- **YOUR ASSIGNMENT**: Below are entries; output exactly the lines from the one with "larval: 111 DD" to the one with "21.1 | 24.0 |", both included, and nothing else.

(Beginning of DATASET CONTENT)

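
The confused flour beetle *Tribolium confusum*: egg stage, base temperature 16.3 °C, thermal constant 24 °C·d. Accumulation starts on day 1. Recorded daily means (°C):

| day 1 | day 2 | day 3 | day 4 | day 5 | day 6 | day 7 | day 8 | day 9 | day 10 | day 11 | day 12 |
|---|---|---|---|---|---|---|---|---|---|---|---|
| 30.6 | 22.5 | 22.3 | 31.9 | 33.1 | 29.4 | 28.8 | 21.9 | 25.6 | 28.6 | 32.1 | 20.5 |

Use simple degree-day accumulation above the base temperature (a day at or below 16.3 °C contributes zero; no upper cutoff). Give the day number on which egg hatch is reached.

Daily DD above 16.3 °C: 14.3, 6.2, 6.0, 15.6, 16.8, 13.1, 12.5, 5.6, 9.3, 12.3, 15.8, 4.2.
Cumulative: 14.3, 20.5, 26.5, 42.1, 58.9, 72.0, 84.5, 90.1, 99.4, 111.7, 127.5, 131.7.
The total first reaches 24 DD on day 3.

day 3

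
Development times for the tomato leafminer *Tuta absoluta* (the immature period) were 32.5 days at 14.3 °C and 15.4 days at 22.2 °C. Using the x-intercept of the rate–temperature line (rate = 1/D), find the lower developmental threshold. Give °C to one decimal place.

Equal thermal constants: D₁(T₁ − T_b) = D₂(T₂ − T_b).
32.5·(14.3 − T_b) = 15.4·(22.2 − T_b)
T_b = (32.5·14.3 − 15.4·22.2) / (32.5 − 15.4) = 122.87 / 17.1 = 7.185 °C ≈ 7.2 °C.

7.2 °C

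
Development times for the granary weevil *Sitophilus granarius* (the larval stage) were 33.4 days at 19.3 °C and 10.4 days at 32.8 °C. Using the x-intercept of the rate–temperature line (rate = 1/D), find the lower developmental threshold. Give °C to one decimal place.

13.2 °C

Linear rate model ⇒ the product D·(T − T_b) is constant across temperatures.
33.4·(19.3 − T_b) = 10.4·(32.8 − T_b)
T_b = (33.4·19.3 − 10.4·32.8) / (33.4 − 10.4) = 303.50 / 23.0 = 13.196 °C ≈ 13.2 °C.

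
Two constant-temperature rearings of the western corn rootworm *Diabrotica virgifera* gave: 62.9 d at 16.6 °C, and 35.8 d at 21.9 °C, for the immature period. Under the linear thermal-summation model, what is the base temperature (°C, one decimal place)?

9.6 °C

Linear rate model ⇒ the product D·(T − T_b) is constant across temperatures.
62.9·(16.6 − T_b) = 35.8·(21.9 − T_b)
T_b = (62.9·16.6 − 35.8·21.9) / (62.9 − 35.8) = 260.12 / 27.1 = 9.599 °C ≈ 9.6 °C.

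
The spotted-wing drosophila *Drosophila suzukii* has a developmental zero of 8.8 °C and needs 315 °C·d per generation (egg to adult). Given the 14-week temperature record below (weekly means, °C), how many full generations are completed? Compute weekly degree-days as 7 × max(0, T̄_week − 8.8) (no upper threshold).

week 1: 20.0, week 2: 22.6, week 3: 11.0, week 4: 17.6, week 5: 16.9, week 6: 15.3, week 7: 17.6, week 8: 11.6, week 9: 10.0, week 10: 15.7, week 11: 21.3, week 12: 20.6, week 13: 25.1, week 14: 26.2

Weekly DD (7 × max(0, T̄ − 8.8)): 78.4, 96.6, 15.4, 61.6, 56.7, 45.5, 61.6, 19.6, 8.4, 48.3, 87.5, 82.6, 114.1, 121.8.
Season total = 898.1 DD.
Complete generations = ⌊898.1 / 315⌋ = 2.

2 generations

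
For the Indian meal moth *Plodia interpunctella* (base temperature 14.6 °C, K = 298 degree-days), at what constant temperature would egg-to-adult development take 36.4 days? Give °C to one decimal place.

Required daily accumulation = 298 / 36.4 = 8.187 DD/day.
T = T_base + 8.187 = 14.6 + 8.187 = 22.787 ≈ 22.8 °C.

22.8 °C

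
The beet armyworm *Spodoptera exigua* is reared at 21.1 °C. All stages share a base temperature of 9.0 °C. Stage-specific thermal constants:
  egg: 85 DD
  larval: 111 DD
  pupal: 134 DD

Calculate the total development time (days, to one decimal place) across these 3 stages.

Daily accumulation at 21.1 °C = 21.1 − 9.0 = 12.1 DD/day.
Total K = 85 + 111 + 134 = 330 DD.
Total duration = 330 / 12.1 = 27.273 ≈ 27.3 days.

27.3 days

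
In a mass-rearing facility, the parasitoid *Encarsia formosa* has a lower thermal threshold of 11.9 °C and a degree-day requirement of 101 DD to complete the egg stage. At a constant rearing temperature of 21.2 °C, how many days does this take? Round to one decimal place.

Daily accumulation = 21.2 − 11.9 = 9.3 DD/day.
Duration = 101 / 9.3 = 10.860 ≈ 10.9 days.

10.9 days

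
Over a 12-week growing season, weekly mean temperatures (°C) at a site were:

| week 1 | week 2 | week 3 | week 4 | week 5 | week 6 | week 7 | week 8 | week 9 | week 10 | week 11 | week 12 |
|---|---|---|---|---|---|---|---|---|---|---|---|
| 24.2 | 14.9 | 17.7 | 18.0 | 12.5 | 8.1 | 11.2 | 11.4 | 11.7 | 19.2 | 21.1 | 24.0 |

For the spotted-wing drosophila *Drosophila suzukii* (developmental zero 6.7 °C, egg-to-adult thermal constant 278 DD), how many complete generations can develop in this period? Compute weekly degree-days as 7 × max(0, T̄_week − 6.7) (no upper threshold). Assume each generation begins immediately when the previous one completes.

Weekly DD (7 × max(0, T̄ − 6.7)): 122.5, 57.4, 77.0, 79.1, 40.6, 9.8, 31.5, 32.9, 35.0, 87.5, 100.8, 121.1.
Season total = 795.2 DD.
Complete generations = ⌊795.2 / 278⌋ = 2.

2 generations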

(End of DATASET CONTENT)
(Beginning of DATASET CONTENT)

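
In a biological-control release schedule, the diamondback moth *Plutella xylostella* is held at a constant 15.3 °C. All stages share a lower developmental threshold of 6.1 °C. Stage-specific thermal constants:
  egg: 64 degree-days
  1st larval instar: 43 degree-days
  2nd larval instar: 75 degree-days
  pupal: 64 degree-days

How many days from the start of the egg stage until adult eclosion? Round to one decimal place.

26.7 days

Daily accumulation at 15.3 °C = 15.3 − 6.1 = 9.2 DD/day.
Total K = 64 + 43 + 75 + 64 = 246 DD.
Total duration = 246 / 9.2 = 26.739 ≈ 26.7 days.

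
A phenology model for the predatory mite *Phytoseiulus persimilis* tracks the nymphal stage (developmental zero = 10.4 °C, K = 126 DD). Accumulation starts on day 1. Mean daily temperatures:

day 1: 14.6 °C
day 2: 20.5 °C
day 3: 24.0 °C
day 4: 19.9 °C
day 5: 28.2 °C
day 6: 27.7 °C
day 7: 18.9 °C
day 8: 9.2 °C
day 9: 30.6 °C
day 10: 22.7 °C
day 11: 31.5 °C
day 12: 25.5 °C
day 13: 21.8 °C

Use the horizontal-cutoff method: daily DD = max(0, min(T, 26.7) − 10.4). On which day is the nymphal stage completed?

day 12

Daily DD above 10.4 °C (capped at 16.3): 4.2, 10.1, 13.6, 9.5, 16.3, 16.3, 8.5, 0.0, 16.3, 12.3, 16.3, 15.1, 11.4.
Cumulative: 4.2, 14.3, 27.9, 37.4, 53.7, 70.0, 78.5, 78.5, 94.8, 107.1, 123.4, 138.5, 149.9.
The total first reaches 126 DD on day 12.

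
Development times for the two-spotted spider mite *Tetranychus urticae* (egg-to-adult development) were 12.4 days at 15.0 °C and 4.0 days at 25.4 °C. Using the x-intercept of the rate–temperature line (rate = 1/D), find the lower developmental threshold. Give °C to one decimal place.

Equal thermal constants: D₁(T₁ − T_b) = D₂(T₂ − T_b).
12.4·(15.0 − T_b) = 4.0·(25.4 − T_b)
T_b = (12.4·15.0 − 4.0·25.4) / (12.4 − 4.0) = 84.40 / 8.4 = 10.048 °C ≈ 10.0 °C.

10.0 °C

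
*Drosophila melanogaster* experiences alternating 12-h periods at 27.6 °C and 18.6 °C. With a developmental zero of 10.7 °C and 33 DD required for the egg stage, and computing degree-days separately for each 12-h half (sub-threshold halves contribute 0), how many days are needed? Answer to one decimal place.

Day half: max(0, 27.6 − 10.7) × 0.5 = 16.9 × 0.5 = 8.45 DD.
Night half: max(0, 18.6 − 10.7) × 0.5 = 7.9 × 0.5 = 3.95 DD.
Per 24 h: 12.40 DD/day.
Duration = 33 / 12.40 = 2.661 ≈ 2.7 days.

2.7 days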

(End of DATASET CONTENT)

- **RESULT BELOW**:
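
  larval: 111 DD
  pupal: 134 DD

Calculate the total development time (days, to one decimal place) across these 3 stages.

Daily accumulation at 21.1 °C = 21.1 − 9.0 = 12.1 DD/day.
Total K = 85 + 111 + 134 = 330 DD.
Total duration = 330 / 12.1 = 27.273 ≈ 27.3 days.

27.3 days

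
In a mass-rearing facility, the parasitoid *Encarsia formosa* has a lower thermal threshold of 11.9 °C and a degree-day requirement of 101 DD to complete the egg stage. At a constant rearing temperature of 21.2 °C, how many days does this take? Round to one decimal place.

Daily accumulation = 21.2 − 11.9 = 9.3 DD/day.
Duration = 101 / 9.3 = 10.860 ≈ 10.9 days.

10.9 days

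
Over a 12-week growing season, weekly mean temperatures (°C) at a site were:

| week 1 | week 2 | week 3 | week 4 | week 5 | week 6 | week 7 | week 8 | week 9 | week 10 | week 11 | week 12 |
|---|---|---|---|---|---|---|---|---|---|---|---|
| 24.2 | 14.9 | 17.7 | 18.0 | 12.5 | 8.1 | 11.2 | 11.4 | 11.7 | 19.2 | 21.1 | 24.0 |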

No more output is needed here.